**TASK ITEM:** All lines with the word "Label" must be pulled from the entries below.

[Dataset entries]

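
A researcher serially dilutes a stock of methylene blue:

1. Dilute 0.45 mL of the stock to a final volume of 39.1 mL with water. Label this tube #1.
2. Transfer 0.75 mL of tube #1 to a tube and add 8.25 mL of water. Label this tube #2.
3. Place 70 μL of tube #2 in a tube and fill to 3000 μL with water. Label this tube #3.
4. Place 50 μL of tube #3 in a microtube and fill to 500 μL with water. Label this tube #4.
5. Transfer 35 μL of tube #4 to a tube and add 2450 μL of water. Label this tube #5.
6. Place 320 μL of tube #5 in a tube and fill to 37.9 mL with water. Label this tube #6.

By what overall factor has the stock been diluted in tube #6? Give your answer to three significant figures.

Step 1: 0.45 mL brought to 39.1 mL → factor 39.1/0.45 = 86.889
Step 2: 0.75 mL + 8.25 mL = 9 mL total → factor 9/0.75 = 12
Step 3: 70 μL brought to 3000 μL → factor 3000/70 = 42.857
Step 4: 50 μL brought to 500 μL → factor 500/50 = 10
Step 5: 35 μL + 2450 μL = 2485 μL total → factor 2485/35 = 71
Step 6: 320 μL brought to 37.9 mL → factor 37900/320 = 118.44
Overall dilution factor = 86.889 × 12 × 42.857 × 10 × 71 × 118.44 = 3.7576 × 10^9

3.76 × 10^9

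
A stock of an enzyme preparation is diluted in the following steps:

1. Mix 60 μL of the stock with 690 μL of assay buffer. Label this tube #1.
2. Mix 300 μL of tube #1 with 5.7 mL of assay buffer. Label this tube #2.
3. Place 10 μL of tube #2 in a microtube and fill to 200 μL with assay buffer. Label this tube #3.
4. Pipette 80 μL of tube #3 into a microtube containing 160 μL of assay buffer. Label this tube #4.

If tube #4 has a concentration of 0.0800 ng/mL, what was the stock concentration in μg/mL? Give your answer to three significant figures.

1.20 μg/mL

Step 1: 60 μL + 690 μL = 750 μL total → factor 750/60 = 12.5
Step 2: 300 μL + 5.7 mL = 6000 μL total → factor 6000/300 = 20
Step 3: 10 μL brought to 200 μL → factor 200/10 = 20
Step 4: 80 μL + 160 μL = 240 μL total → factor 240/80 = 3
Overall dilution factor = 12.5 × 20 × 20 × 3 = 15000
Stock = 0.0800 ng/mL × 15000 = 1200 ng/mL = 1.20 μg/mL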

**WRITTEN ANSWER:**
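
1. Dilute 0.45 mL of the stock to a final volume of 39.1 mL with water. Label this tube #1.
2. Transfer 0.75 mL of tube #1 to a tube and add 8.25 mL of water. Label this tube #2.
3. Place 70 μL of tube #2 in a tube and fill to 3000 μL with water. Label this tube #3.
4. Place 50 μL of tube #3 in a microtube and fill to 500 μL with water. Label this tube #4.
5. Transfer 35 μL of tube #4 to a tube and add 2450 μL of water. Label this tube #5.
6. Place 320 μL of tube #5 in a tube and fill to 37.9 mL with water. Label this tube #6.
1. Mix 60 μL of the stock with 690 μL of assay buffer. Label this tube #1.
2. Mix 300 μL of tube #1 with 5.7 mL of assay buffer. Label this tube #2.
3. Place 10 μL of tube #2 in a microtube and fill to 200 μL with assay buffer. Label this tube #3.
4. Pipette 80 μL of tube #3 into a microtube containing 160 μL of assay buffer. Label this tube #4.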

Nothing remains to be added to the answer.